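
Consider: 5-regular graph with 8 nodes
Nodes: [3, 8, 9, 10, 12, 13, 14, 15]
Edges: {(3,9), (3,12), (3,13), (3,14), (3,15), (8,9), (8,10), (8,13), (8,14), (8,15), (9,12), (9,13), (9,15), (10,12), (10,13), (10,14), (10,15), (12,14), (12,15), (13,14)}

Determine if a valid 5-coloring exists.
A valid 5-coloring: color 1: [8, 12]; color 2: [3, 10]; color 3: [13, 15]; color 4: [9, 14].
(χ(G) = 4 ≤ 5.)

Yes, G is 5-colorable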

####################

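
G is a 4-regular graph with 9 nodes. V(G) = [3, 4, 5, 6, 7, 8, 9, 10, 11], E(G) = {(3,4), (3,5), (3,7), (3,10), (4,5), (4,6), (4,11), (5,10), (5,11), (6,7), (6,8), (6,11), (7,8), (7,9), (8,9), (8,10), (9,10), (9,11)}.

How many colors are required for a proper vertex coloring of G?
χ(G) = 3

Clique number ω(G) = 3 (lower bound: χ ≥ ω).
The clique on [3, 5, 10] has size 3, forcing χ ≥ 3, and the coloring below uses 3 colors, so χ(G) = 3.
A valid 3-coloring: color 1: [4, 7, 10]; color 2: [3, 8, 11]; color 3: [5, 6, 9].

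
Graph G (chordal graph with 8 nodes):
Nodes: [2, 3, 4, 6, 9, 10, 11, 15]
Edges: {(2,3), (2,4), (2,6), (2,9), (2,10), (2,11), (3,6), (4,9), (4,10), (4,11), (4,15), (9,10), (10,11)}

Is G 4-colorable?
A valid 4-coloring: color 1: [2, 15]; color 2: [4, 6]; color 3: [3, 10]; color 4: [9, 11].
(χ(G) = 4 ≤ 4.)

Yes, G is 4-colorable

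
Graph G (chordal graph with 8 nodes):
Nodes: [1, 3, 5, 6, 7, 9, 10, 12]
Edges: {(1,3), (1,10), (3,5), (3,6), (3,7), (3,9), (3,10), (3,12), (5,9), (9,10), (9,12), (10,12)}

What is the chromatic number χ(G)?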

####################

Transcribe each line of the data above, unaltered, from the one where "Is G 4-colorable?" appears to the one where "Nodes: [1, 3, 5, 6, 7, 9, 10, 12]" appears, inclusive of both.

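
Is G 4-colorable?
A valid 4-coloring: color 1: [2, 15]; color 2: [4, 6]; color 3: [3, 10]; color 4: [9, 11].
(χ(G) = 4 ≤ 4.)

Yes, G is 4-colorable

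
Graph G (chordal graph with 8 nodes):
Nodes: [1, 3, 5, 6, 7, 9, 10, 12]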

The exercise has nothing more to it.